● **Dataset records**
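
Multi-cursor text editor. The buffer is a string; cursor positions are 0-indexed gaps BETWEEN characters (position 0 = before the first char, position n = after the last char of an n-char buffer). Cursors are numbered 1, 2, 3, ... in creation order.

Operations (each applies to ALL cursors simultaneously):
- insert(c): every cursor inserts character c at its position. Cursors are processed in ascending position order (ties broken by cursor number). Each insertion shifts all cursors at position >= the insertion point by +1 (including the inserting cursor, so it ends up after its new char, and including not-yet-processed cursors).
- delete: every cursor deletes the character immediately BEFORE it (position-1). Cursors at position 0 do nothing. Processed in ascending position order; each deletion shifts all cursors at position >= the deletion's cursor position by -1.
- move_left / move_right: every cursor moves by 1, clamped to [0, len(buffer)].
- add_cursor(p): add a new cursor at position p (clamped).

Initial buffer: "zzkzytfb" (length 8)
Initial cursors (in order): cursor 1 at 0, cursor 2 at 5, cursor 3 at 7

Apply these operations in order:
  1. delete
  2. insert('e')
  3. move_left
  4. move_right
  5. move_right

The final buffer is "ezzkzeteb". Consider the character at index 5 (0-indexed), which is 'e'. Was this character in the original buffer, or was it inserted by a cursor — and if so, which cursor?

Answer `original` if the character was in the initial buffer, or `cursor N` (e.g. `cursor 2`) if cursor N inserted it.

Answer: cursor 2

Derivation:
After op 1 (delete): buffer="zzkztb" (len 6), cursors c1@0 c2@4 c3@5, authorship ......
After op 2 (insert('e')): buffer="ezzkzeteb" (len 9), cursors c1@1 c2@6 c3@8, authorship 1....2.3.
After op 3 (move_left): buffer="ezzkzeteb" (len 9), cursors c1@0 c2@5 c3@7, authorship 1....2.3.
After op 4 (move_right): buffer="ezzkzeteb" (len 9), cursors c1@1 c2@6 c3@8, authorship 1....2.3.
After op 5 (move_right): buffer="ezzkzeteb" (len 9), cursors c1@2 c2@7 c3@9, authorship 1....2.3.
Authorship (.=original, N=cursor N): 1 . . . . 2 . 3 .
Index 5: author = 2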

● **About this task**
Which lines of the records above contain the word "every"? Report each one.

● **Solved exercise**
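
- insert(c): every cursor inserts character c at its position. Cursors are processed in ascending position order (ties broken by cursor number). Each insertion shifts all cursors at position >= the insertion point by +1 (including the inserting cursor, so it ends up after its new char, and including not-yet-processed cursors).
- delete: every cursor deletes the character immediately BEFORE it (position-1). Cursors at position 0 do nothing. Processed in ascending position order; each deletion shifts all cursors at position >= the deletion's cursor position by -1.
- move_left / move_right: every cursor moves by 1, clamped to [0, len(buffer)].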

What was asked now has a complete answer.